Source data:
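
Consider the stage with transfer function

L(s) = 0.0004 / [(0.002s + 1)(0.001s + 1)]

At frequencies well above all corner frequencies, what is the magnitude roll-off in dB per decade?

-40 dB/decade

Each pole contributes −20 dB/decade at high frequency; each zero contributes +20 dB/decade.
Net: 0 zero(s) − 2 pole(s) → -40 dB/decade.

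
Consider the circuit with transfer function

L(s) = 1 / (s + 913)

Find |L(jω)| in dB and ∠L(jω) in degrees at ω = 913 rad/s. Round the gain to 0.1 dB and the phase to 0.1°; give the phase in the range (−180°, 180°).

Substitute s = j913:
Numerator: 1 = 1 + j0
Denominator: (j913) + 913 = 913 + j913
|N| = √(1² + 0²) ≈ 1, ∠N ≈ 0.00°
|D| = √(913² + 913²) ≈ 1291.2, ∠D ≈ 45.00°
|L| = 1 / 1291.2 ≈ 0.00077447
Gain = 20 log₁₀(0.00077447) ≈ -62.22 dB
∠L = 0.00° − 45.00° = -45.00°

-62.2 dB, -45.0°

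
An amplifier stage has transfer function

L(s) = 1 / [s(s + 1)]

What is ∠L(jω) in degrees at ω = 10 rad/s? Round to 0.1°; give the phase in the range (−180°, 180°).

At s = jω = j10:
pole (s+1): 1 + j10 → |·| = √(1²+10²) = √101 ≈ 10.05, ∠ = arctan(10/1) ≈ 84.29°
pole at origin: |s| = 10, ∠ = 90.00° (in denominator)
∠L = 0.00° − 174.29° = -174.29°

-174.3°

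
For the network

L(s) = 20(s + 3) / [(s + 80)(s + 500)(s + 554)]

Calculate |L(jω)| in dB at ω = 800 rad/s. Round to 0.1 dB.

At s = jω = j800:
zero (s+3): 3 + j800 → |·| = √(3²+800²) = √640009 ≈ 800.01, ∠ = arctan(800/3) ≈ 89.79°
pole (s+80): 80 + j800 → |·| = √(80²+800²) = √646400 ≈ 803.99, ∠ = arctan(800/80) ≈ 84.29°
pole (s+500): 500 + j800 → |·| = √(500²+800²) = √890000 ≈ 943.4, ∠ = arctan(800/500) ≈ 57.99°
pole (s+554): 554 + j800 → |·| = √(554²+800²) = √946916 ≈ 973.1, ∠ = arctan(800/554) ≈ 55.30°
|L| = 20 · 800.01 / 7.3808e+08 ≈ 2.1678e-05
Gain = 20 log₁₀(2.1678e-05) ≈ -93.28 dB

-93.3 dB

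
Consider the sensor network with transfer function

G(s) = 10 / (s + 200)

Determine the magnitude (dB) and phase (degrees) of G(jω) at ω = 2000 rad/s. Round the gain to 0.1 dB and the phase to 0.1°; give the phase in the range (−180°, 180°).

Substitute s = j2000:
Numerator: 10 = 10 + j0
Denominator: (j2000) + 200 = 200 + j2000
|N| = √(10² + 0²) ≈ 10, ∠N ≈ 0.00°
|D| = √(200² + 2000²) ≈ 2010, ∠D ≈ 84.29°
|G| = 10 / 2010 ≈ 0.0049751
Gain = 20 log₁₀(0.0049751) ≈ -46.06 dB
∠G = 0.00° − 84.29° = -84.29°

-46.1 dB, -84.3°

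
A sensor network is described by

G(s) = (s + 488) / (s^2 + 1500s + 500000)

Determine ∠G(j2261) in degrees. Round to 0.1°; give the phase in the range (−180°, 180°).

Substitute s = j2261:
Numerator: (j2261) + 488 = 488 + j2261
Denominator: (j2261)^2 + 1500(j2261) + 500000 = -4612121 + j3391500
|N| = √(488² + 2261²) ≈ 2313.1, ∠N ≈ 77.82°
|D| = √(4612121² + 3391500²) ≈ 5.7249e+06, ∠D ≈ 143.67°
∠G = 77.82° − 143.67° = -65.85°

-65.9°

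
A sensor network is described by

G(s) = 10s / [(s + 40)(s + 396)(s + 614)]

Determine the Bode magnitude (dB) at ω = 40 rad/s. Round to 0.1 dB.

-90.8 dB

At s = jω = j40:
zero at origin: s = j40 → |·| = 40, ∠ = 90.00°
pole (s+40): 40 + j40 → |·| = √(40²+40²) = √3200 ≈ 56.569, ∠ = arctan(40/40) ≈ 45.00°
pole (s+396): 396 + j40 → |·| = √(396²+40²) = √158416 ≈ 398.02, ∠ = arctan(40/396) ≈ 5.77°
pole (s+614): 614 + j40 → |·| = √(614²+40²) = √378596 ≈ 615.3, ∠ = arctan(40/614) ≈ 3.73°
|G| = 10 · 40 / 1.3854e+07 ≈ 2.8873e-05
Gain = 20 log₁₀(2.8873e-05) ≈ -90.79 dB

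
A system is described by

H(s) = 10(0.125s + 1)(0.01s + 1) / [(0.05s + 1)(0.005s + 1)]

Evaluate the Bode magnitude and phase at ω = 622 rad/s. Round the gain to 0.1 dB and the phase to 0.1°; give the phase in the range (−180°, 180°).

At ω = 622 rad/s:
zero (1 + j622·0.125) = 1 + j77.75 → |·| ≈ 77.756, ∠ ≈ 89.26°
zero (1 + j622·0.01) = 1 + j6.22 → |·| ≈ 6.2999, ∠ ≈ 80.87°
pole (1 + j622·0.05) = 1 + j31.1 → |·| ≈ 31.116, ∠ ≈ 88.16°
pole (1 + j622·0.005) = 1 + j3.11 → |·| ≈ 3.2668, ∠ ≈ 72.18°
|H| = 10 · 77.756 · 6.2999 / (31.116 · 3.2668) ≈ 48.19
Gain = 20 log₁₀(48.19) ≈ 33.66 dB
∠H = (89.26° + 80.87°) − (88.16° + 72.18°) = 9.79°

33.7 dB, 9.8°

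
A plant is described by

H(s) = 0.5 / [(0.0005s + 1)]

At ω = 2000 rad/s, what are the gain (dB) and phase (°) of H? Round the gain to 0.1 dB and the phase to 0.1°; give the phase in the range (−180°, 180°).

At ω = 2000 rad/s:
pole (1 + j2000·0.0005) = 1 + j1 → |·| ≈ 1.4142, ∠ ≈ 45.00°
|H| = 0.5 · 1 / (1.4142) ≈ 0.35356
Gain = 20 log₁₀(0.35356) ≈ -9.03 dB
∠H = (0°) − (45.00°) = -45.00°

-9.0 dB, -45.0°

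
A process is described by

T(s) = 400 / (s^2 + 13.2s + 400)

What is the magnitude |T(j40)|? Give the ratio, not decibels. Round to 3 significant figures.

At s = jω = j40:
quadratic: (j40)² + 13.2·j40 + 400 = -1200 + j528 → |·| ≈ 1311, ∠ ≈ 156.25°
|T| = 400 / 1311 ≈ 0.30511

0.305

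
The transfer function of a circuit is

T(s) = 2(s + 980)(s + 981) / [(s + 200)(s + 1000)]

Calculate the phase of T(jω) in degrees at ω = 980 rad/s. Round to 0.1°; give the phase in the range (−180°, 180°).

-32.9°

At s = jω = j980:
zero (s+980): 980 + j980 → |·| = √(980²+980²) = √1920800 ≈ 1385.9, ∠ = arctan(980/980) ≈ 45.00°
zero (s+981): 981 + j980 → |·| = √(981²+980²) = √1922761 ≈ 1386.6, ∠ = arctan(980/981) ≈ 44.97°
pole (s+200): 200 + j980 → |·| = √(200²+980²) = √1000400 ≈ 1000.2, ∠ = arctan(980/200) ≈ 78.47°
pole (s+1000): 1000 + j980 → |·| = √(1000²+980²) = √1960400 ≈ 1400.1, ∠ = arctan(980/1000) ≈ 44.42°
∠T = 89.97° − 122.89° = -32.92°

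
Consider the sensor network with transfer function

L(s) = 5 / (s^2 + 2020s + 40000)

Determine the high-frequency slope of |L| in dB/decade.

-40 dB/decade

Each pole contributes −20 dB/decade at high frequency; each zero contributes +20 dB/decade.
Net: 0 zero(s) − 2 pole(s) → -40 dB/decade.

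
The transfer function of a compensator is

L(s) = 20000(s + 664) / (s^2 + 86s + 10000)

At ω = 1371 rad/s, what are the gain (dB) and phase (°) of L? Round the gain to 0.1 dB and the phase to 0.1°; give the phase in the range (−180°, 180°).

At s = jω = j1371:
zero (s+664): 664 + j1371 → |·| = √(664²+1371²) = √2320537 ≈ 1523.3, ∠ = arctan(1371/664) ≈ 64.16°
quadratic: (j1371)² + 86·j1371 + 10000 = -1869641 + j117906 → |·| ≈ 1.8734e+06, ∠ ≈ 176.39°
|L| = 20000 · 1523.3 / 1.8734e+06 ≈ 16.262
Gain = 20 log₁₀(16.262) ≈ 24.22 dB
∠L = 64.16° − 176.39° = -112.23°

24.2 dB, -112.2°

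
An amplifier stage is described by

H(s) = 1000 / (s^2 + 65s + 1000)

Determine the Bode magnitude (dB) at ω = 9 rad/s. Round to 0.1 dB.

-0.7 dB

Substitute s = j9:
Numerator: 1000 = 1000 + j0
Denominator: (j9)^2 + 65(j9) + 1000 = 919 + j585
|N| = √(1000² + 0²) ≈ 1000, ∠N ≈ 0.00°
|D| = √(919² + 585²) ≈ 1089.4, ∠D ≈ 32.48°
|H| = 1000 / 1089.4 ≈ 0.91794
Gain = 20 log₁₀(0.91794) ≈ -0.74 dB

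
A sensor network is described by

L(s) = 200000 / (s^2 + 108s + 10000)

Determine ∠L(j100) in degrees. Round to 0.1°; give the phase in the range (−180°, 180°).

At s = jω = j100:
quadratic: (j100)² + 108·j100 + 10000 = 0 + j10800 → |·| ≈ 10800, ∠ ≈ 90.00°
∠L = 0.00° − 90.00° = -90.00°

-90.0°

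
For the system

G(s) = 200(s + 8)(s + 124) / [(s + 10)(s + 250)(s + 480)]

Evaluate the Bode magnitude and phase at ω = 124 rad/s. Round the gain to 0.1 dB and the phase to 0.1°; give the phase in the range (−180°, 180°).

-11.9 dB, 5.1°

At s = jω = j124:
zero (s+8): 8 + j124 → |·| = √(8²+124²) = √15440 ≈ 124.26, ∠ = arctan(124/8) ≈ 86.31°
zero (s+124): 124 + j124 → |·| = √(124²+124²) = √30752 ≈ 175.36, ∠ = arctan(124/124) ≈ 45.00°
pole (s+10): 10 + j124 → |·| = √(10²+124²) = √15476 ≈ 124.4, ∠ = arctan(124/10) ≈ 85.39°
pole (s+250): 250 + j124 → |·| = √(250²+124²) = √77876 ≈ 279.06, ∠ = arctan(124/250) ≈ 26.38°
pole (s+480): 480 + j124 → |·| = √(480²+124²) = √245776 ≈ 495.76, ∠ = arctan(124/480) ≈ 14.48°
|G| = 200 · 21790 / 1.721e+07 ≈ 0.25322
Gain = 20 log₁₀(0.25322) ≈ -11.93 dB
∠G = 131.31° − 126.25° = 5.06°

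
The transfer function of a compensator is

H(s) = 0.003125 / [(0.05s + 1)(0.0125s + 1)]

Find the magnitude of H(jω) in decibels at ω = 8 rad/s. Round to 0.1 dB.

At ω = 8 rad/s:
pole (1 + j8·0.05) = 1 + j0.4 → |·| ≈ 1.077, ∠ ≈ 21.80°
pole (1 + j8·0.0125) = 1 + j0.1 → |·| ≈ 1.005, ∠ ≈ 5.71°
|H| = 0.003125 · 1 / (1.077 · 1.005) ≈ 0.0028871
Gain = 20 log₁₀(0.0028871) ≈ -50.79 dB

-50.8 dB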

Exercise instructions:
With the first line being the one containing "L(s) = 1 / [s(s + 1)]" and the last line the one containing "L(s) = 20(s", transcribe exactly the lines above that fall in that range.

Response to this exercise:
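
L(s) = 1 / [s(s + 1)]

What is ∠L(jω) in degrees at ω = 10 rad/s? Round to 0.1°; give the phase in the range (−180°, 180°).

At s = jω = j10:
pole (s+1): 1 + j10 → |·| = √(1²+10²) = √101 ≈ 10.05, ∠ = arctan(10/1) ≈ 84.29°
pole at origin: |s| = 10, ∠ = 90.00° (in denominator)
∠L = 0.00° − 174.29° = -174.29°

-174.3°

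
For the network

L(s) = 20(s + 3) / [(s + 80)(s + 500)(s + 554)]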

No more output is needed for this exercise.